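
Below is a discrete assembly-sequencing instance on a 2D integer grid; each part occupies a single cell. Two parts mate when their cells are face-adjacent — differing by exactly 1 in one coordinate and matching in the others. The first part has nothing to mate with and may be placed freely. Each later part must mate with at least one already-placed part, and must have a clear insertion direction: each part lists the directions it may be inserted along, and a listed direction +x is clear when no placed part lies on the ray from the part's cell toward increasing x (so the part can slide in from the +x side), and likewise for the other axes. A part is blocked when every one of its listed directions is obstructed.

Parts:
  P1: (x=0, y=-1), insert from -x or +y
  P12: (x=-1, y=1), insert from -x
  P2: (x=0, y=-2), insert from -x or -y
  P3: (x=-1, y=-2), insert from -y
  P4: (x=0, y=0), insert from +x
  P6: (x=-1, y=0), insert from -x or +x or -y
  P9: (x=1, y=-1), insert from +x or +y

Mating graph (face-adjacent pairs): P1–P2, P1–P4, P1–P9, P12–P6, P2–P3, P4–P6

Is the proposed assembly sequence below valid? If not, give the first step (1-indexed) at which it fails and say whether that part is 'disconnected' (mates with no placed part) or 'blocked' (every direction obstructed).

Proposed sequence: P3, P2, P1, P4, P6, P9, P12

1. P3@(-1, -2) [-y clear] — {P3}
2. P2@(0, -2) [-y clear] — {P2, P3}
3. P1@(0, -1) [-x clear] — {P1, P2, P3}
4. P4@(0, 0) [+x clear] — {P1, P2, P3, P4}
5. P6@(-1, 0) [-x clear] — {P1, P2, P3, P4, P6}
6. P9@(1, -1) [+x clear] — {P1, P2, P3, P4, P6, P9}
7. P12@(-1, 1) [-x clear] — {P1, P12, P2, P3, P4, P6, P9}

Valid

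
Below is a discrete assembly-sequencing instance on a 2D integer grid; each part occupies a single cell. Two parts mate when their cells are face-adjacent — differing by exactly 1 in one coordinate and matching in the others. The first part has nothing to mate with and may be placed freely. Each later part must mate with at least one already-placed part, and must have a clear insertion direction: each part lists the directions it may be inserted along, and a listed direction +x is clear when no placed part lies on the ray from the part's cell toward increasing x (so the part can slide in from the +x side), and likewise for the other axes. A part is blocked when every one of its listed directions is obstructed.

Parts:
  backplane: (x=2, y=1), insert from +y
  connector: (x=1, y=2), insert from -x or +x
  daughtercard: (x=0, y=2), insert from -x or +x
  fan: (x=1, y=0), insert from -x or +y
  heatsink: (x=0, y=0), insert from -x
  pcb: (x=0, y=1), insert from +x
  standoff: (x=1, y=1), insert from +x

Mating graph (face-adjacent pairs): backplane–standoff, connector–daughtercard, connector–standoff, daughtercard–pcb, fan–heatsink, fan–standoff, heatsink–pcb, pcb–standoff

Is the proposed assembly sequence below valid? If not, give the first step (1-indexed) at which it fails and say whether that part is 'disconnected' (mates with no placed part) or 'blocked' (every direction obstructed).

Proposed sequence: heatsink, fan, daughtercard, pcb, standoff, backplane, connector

Invalid at step 3 (disconnected)

1. heatsink@(0, 0) [-x clear] — {heatsink}
2. fan@(1, 0) [+y clear] — {fan, heatsink}
3. daughtercard@(0, 2) — no placed neighbour ⇒ disconnected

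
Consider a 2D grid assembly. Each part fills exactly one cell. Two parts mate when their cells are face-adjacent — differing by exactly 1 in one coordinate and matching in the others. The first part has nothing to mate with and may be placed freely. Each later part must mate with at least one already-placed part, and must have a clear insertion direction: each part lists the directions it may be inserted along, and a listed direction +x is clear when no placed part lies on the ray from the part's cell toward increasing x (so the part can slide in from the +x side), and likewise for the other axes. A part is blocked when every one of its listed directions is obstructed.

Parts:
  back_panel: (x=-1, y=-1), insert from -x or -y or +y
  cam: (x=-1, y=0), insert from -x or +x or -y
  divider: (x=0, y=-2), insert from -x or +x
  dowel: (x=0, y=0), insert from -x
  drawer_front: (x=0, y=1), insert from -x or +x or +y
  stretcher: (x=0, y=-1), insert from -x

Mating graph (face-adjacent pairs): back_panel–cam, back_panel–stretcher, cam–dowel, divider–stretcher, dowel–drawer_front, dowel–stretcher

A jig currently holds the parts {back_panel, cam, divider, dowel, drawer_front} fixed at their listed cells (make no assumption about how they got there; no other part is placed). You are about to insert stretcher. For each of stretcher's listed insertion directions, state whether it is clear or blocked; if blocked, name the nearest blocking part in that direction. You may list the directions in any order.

-x: nearest on ray is back_panel@(-1, -1) ⇒ blocked

-x: blocked by back_panel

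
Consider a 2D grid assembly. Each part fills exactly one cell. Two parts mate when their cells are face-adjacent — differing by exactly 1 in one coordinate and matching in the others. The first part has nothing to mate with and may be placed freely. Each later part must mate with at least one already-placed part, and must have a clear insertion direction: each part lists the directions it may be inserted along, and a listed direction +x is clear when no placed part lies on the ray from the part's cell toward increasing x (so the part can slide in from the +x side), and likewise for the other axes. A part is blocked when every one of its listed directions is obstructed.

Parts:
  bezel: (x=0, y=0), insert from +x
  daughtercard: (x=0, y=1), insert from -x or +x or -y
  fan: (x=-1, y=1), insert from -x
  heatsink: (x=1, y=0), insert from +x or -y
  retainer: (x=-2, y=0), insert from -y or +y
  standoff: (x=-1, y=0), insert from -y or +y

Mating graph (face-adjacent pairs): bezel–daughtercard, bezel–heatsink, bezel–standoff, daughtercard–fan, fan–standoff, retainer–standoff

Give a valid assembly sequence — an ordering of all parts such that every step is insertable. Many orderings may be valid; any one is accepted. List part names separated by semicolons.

fan; daughtercard; bezel; heatsink; standoff; retainer

1. fan@(-1, 1) [-x clear] — {fan}
2. daughtercard@(0, 1) [+x clear] — {daughtercard, fan}
3. bezel@(0, 0) [+x clear] — {bezel, daughtercard, fan}
4. heatsink@(1, 0) [+x clear] — {bezel, daughtercard, fan, heatsink}
5. standoff@(-1, 0) [-y clear] — {bezel, daughtercard, fan, heatsink, standoff}
6. retainer@(-2, 0) [-y clear] — {bezel, daughtercard, fan, heatsink, retainer, standoff}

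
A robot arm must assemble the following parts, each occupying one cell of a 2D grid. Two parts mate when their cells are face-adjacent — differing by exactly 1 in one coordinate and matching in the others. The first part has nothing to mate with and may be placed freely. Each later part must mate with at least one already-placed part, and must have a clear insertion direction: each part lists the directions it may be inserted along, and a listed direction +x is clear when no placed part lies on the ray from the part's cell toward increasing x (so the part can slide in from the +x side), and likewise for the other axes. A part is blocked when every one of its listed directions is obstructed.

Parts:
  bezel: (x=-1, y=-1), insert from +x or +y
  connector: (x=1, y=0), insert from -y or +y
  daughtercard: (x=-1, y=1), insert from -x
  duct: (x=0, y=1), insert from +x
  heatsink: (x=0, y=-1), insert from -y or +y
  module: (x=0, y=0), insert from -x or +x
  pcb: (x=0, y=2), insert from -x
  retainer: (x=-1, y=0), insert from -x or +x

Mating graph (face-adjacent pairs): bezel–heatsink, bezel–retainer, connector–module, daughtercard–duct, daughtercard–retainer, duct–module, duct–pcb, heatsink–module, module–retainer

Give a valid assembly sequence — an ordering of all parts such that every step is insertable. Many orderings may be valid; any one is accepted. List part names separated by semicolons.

heatsink; module; connector; duct; bezel; daughtercard; retainer; pcb

1. heatsink@(0, -1) [-y clear] — {heatsink}
2. module@(0, 0) [-x clear] — {heatsink, module}
3. connector@(1, 0) [-y clear] — {connector, heatsink, module}
4. duct@(0, 1) [+x clear] — {connector, duct, heatsink, module}
5. bezel@(-1, -1) [+y clear] — {bezel, connector, duct, heatsink, module}
6. daughtercard@(-1, 1) [-x clear] — {bezel, connector, daughtercard, duct, heatsink, module}
7. retainer@(-1, 0) [-x clear] — {bezel, connector, daughtercard, duct, heatsink, module, retainer}
8. pcb@(0, 2) [-x clear] — {bezel, connector, daughtercard, duct, heatsink, module, pcb, retainer}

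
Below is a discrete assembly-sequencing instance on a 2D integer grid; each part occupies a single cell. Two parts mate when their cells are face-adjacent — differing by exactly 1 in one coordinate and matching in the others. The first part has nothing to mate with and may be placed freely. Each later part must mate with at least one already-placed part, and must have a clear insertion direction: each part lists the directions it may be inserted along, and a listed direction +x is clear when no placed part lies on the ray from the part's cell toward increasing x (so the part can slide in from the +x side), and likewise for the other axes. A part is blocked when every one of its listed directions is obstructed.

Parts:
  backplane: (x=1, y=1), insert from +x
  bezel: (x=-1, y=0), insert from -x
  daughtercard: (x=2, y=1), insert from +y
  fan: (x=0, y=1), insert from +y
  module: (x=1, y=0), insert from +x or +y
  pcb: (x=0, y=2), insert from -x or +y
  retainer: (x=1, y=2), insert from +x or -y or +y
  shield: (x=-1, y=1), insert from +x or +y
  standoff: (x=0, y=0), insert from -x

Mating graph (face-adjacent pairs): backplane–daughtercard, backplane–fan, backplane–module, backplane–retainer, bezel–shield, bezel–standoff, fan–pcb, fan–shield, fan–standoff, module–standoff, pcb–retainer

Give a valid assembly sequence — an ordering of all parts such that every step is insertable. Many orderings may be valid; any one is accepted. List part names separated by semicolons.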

******************************

Assignment —
Show each line of the listing that holds the string "graph".

Your response —
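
Mating graph (face-adjacent pairs): P1–P2, P1–P4, P1–P9, P12–P6, P2–P3, P4–P6
Mating graph (face-adjacent pairs): backplane–standoff, connector–daughtercard, connector–standoff, daughtercard–pcb, fan–heatsink, fan–standoff, heatsink–pcb, pcb–standoff
Mating graph (face-adjacent pairs): back_panel–cam, back_panel–stretcher, cam–dowel, divider–stretcher, dowel–drawer_front, dowel–stretcher
Mating graph (face-adjacent pairs): bezel–daughtercard, bezel–heatsink, bezel–standoff, daughtercard–fan, fan–standoff, retainer–standoff
Mating graph (face-adjacent pairs): bezel–heatsink, bezel–retainer, connector–module, daughtercard–duct, daughtercard–retainer, duct–module, duct–pcb, heatsink–module, module–retainer
Mating graph (face-adjacent pairs): backplane–daughtercard, backplane–fan, backplane–module, backplane–retainer, bezel–shield, bezel–standoff, fan–pcb, fan–shield, fan–standoff, module–standoff, pcb–retainer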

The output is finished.